> **What is required**: Retype the tail of the data exactly, starting at the line containing "(Treat the tree" and stopping at the last line.

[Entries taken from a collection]
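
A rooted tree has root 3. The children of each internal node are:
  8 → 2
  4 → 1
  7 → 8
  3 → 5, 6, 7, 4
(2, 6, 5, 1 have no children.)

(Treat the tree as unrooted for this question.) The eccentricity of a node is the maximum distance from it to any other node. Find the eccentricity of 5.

4

The node farthest from 5 is 2, via 5–3–7–8–2 — 4 edges.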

> **Task answer**:
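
(Treat the tree as unrooted for this question.) The eccentricity of a node is the maximum distance from it to any other node. Find the eccentricity of 5.

4

The node farthest from 5 is 2, via 5–3–7–8–2 — 4 edges.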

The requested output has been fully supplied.